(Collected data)
※

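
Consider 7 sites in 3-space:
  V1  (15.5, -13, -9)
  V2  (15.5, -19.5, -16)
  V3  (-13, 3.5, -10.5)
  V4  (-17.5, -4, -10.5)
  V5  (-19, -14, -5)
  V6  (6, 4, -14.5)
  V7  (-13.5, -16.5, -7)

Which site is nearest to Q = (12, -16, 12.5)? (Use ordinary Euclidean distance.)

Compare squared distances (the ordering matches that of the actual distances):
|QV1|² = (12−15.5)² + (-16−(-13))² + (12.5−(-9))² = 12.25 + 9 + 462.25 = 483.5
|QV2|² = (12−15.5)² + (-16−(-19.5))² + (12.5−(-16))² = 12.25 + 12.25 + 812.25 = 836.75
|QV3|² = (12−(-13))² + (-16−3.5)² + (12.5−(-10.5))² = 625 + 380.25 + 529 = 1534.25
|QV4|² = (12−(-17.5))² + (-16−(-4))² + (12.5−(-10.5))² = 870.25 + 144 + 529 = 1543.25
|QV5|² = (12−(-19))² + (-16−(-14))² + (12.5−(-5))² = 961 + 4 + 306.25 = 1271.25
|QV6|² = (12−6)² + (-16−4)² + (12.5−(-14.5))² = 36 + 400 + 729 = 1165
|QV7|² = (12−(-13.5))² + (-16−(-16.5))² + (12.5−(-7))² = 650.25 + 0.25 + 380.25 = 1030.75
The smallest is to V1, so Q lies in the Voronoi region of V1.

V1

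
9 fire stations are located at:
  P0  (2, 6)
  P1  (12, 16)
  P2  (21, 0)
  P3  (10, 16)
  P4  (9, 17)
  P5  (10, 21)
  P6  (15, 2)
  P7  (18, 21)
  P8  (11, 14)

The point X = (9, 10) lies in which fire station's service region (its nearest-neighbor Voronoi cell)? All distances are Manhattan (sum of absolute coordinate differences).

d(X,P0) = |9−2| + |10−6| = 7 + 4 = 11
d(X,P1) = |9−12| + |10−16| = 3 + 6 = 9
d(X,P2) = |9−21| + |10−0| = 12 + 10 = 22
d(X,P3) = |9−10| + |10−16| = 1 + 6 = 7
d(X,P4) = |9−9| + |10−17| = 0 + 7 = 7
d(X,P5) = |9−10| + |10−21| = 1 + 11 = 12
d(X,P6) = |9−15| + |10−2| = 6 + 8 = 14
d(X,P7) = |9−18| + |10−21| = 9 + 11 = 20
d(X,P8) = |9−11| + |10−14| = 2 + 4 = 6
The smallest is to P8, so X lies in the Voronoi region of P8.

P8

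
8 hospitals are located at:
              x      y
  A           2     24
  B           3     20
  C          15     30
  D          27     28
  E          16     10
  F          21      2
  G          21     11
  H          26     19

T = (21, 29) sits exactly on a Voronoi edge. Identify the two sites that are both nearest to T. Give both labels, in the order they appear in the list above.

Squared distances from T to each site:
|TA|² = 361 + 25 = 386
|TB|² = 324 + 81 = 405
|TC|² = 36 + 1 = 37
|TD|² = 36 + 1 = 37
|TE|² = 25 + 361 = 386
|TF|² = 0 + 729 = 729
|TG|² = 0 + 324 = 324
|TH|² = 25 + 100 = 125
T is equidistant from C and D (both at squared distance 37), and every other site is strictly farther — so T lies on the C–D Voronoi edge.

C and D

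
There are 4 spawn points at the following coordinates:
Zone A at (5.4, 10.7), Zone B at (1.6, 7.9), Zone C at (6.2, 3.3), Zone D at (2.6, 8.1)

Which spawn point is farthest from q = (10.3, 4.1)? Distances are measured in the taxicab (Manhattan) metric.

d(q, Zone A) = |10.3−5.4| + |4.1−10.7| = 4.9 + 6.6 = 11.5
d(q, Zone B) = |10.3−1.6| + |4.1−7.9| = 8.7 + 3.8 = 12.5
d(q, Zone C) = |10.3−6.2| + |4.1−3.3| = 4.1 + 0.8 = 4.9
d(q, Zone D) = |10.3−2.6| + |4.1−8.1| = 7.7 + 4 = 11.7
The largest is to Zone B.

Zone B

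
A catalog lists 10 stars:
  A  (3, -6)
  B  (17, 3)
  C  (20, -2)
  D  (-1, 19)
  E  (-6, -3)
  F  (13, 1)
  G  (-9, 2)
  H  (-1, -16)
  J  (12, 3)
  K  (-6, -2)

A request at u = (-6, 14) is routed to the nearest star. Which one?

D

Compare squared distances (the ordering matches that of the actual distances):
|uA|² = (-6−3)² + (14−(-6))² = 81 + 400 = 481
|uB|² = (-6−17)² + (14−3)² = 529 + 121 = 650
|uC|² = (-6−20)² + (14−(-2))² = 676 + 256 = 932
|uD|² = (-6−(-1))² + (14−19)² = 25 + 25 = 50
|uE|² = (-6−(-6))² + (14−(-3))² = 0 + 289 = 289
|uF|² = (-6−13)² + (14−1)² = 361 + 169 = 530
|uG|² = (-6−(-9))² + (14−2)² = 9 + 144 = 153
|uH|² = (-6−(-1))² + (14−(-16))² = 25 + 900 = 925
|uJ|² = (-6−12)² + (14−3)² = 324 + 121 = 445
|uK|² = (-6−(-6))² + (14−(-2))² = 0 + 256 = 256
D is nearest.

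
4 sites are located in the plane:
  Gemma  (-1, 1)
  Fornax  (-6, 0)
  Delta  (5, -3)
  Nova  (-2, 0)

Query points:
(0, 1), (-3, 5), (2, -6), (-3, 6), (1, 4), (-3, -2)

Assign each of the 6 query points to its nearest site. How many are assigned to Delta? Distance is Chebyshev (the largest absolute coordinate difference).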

※

REQUIRED ACTION: Output all records verbatim.

SOLUTION TO THE PROBLEM:
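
Consider 7 sites in 3-space:
  V1  (15.5, -13, -9)
  V2  (15.5, -19.5, -16)
  V3  (-13, 3.5, -10.5)
  V4  (-17.5, -4, -10.5)
  V5  (-19, -14, -5)
  V6  (6, 4, -14.5)
  V7  (-13.5, -16.5, -7)

Which site is nearest to Q = (12, -16, 12.5)? (Use ordinary Euclidean distance.)

Compare squared distances (the ordering matches that of the actual distances):
|QV1|² = (12−15.5)² + (-16−(-13))² + (12.5−(-9))² = 12.25 + 9 + 462.25 = 483.5
|QV2|² = (12−15.5)² + (-16−(-19.5))² + (12.5−(-16))² = 12.25 + 12.25 + 812.25 = 836.75
|QV3|² = (12−(-13))² + (-16−3.5)² + (12.5−(-10.5))² = 625 + 380.25 + 529 = 1534.25
|QV4|² = (12−(-17.5))² + (-16−(-4))² + (12.5−(-10.5))² = 870.25 + 144 + 529 = 1543.25
|QV5|² = (12−(-19))² + (-16−(-14))² + (12.5−(-5))² = 961 + 4 + 306.25 = 1271.25
|QV6|² = (12−6)² + (-16−4)² + (12.5−(-14.5))² = 36 + 400 + 729 = 1165
|QV7|² = (12−(-13.5))² + (-16−(-16.5))² + (12.5−(-7))² = 650.25 + 0.25 + 380.25 = 1030.75
The smallest is to V1, so Q lies in the Voronoi region of V1.

V1

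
9 fire stations are located at:
  P0  (2, 6)
  P1  (12, 16)
  P2  (21, 0)
  P3  (10, 16)
  P4  (9, 17)
  P5  (10, 21)
  P6  (15, 2)
  P7  (18, 21)
  P8  (11, 14)

The point X = (9, 10) lies in which fire station's service region (its nearest-neighbor Voronoi cell)? All distances are Manhattan (sum of absolute coordinate differences).

d(X,P0) = |9−2| + |10−6| = 7 + 4 = 11
d(X,P1) = |9−12| + |10−16| = 3 + 6 = 9
d(X,P2) = |9−21| + |10−0| = 12 + 10 = 22
d(X,P3) = |9−10| + |10−16| = 1 + 6 = 7
d(X,P4) = |9−9| + |10−17| = 0 + 7 = 7
d(X,P5) = |9−10| + |10−21| = 1 + 11 = 12
d(X,P6) = |9−15| + |10−2| = 6 + 8 = 14
d(X,P7) = |9−18| + |10−21| = 9 + 11 = 20
d(X,P8) = |9−11| + |10−14| = 2 + 4 = 6
The smallest is to P8, so X lies in the Voronoi region of P8.

P8

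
8 hospitals are located at:
              x      y
  A           2     24
  B           3     20
  C          15     30
  D          27     28
  E          16     10
  F          21      2
  G          21     11
  H          26     19

T = (21, 29) sits exactly on a Voronoi edge. Identify the two sites that are both nearest to T. Give both labels, in the order they appear in the list above.

Squared distances from T to each site:
|TA|² = 361 + 25 = 386
|TB|² = 324 + 81 = 405
|TC|² = 36 + 1 = 37
|TD|² = 36 + 1 = 37
|TE|² = 25 + 361 = 386
|TF|² = 0 + 729 = 729
|TG|² = 0 + 324 = 324
|TH|² = 25 + 100 = 125
T is equidistant from C and D (both at squared distance 37), and every other site is strictly farther — so T lies on the C–D Voronoi edge.

C and D

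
There are 4 spawn points at the following coordinates:
Zone A at (5.4, 10.7), Zone B at (1.6, 7.9), Zone C at (6.2, 3.3), Zone D at (2.6, 8.1)

Which spawn point is farthest from q = (10.3, 4.1)? Distances are measured in the taxicab (Manhattan) metric.

d(q, Zone A) = |10.3−5.4| + |4.1−10.7| = 4.9 + 6.6 = 11.5
d(q, Zone B) = |10.3−1.6| + |4.1−7.9| = 8.7 + 3.8 = 12.5
d(q, Zone C) = |10.3−6.2| + |4.1−3.3| = 4.1 + 0.8 = 4.9
d(q, Zone D) = |10.3−2.6| + |4.1−8.1| = 7.7 + 4 = 11.7
The largest is to Zone B.

Zone B

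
A catalog lists 10 stars:
  A  (3, -6)
  B  (17, 3)
  C  (20, -2)
  D  (-1, 19)
  E  (-6, -3)
  F  (13, 1)
  G  (-9, 2)
  H  (-1, -16)
  J  (12, 3)
  K  (-6, -2)

A request at u = (-6, 14) is routed to the nearest star. Which one?

D

Compare squared distances (the ordering matches that of the actual distances):
|uA|² = (-6−3)² + (14−(-6))² = 81 + 400 = 481
|uB|² = (-6−17)² + (14−3)² = 529 + 121 = 650
|uC|² = (-6−20)² + (14−(-2))² = 676 + 256 = 932
|uD|² = (-6−(-1))² + (14−19)² = 25 + 25 = 50
|uE|² = (-6−(-6))² + (14−(-3))² = 0 + 289 = 289
|uF|² = (-6−13)² + (14−1)² = 361 + 169 = 530
|uG|² = (-6−(-9))² + (14−2)² = 9 + 144 = 153
|uH|² = (-6−(-1))² + (14−(-16))² = 25 + 900 = 925
|uJ|² = (-6−12)² + (14−3)² = 324 + 121 = 445
|uK|² = (-6−(-6))² + (14−(-2))² = 0 + 256 = 256
D is nearest.

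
4 sites are located in the plane:
  Gemma  (-1, 1)
  Fornax  (-6, 0)
  Delta  (5, -3)
  Nova  (-2, 0)

Query points:
(0, 1), (-3, 5), (2, -6), (-3, 6), (1, 4), (-3, -2)

Assign each of the 6 query points to its nearest site. How many are assigned to Delta? Distance is Chebyshev (the largest absolute coordinate difference).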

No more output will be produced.